== DATA EXCERPTS ==
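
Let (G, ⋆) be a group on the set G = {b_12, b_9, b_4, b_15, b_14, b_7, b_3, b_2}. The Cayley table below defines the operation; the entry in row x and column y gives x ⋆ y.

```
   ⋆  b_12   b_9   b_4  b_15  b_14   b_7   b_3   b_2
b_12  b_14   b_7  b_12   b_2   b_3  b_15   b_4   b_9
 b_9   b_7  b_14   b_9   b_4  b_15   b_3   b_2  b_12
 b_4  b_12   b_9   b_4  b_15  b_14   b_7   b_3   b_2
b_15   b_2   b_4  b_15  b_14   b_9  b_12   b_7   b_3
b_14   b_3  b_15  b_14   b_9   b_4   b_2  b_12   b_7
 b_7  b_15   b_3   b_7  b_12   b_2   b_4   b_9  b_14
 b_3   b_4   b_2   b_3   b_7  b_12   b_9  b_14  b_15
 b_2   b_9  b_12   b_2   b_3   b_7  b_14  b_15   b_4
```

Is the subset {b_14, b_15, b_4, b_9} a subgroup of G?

Yes

{b_14, b_15, b_4, b_9} contains the identity b_4.
Checking products: every product of two elements of {b_14, b_15, b_4, b_9} (read from the table) lies in {b_14, b_15, b_4, b_9}, so the set is closed.
In a finite group, a nonempty closed subset is a subgroup. So {b_14, b_15, b_4, b_9} ≤ G.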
===
TASK INSTRUCTIONS: From the first line to the last, retype the records exactly.

WRITTEN REPLY:
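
Let (G, ⋆) be a group on the set G = {b_12, b_9, b_4, b_15, b_14, b_7, b_3, b_2}. The Cayley table below defines the operation; the entry in row x and column y gives x ⋆ y.

```
   ⋆  b_12   b_9   b_4  b_15  b_14   b_7   b_3   b_2
b_12  b_14   b_7  b_12   b_2   b_3  b_15   b_4   b_9
 b_9   b_7  b_14   b_9   b_4  b_15   b_3   b_2  b_12
 b_4  b_12   b_9   b_4  b_15  b_14   b_7   b_3   b_2
b_15   b_2   b_4  b_15  b_14   b_9  b_12   b_7   b_3
b_14   b_3  b_15  b_14   b_9   b_4   b_2  b_12   b_7
 b_7  b_15   b_3   b_7  b_12   b_2   b_4   b_9  b_14
 b_3   b_4   b_2   b_3   b_7  b_12   b_9  b_14  b_15
 b_2   b_9  b_12   b_2   b_3   b_7  b_14  b_15   b_4
```

Is the subset {b_14, b_15, b_4, b_9} a subgroup of G?

Yes

{b_14, b_15, b_4, b_9} contains the identity b_4.
Checking products: every product of two elements of {b_14, b_15, b_4, b_9} (read from the table) lies in {b_14, b_15, b_4, b_9}, so the set is closed.
In a finite group, a nonempty closed subset is a subgroup. So {b_14, b_15, b_4, b_9} ≤ G.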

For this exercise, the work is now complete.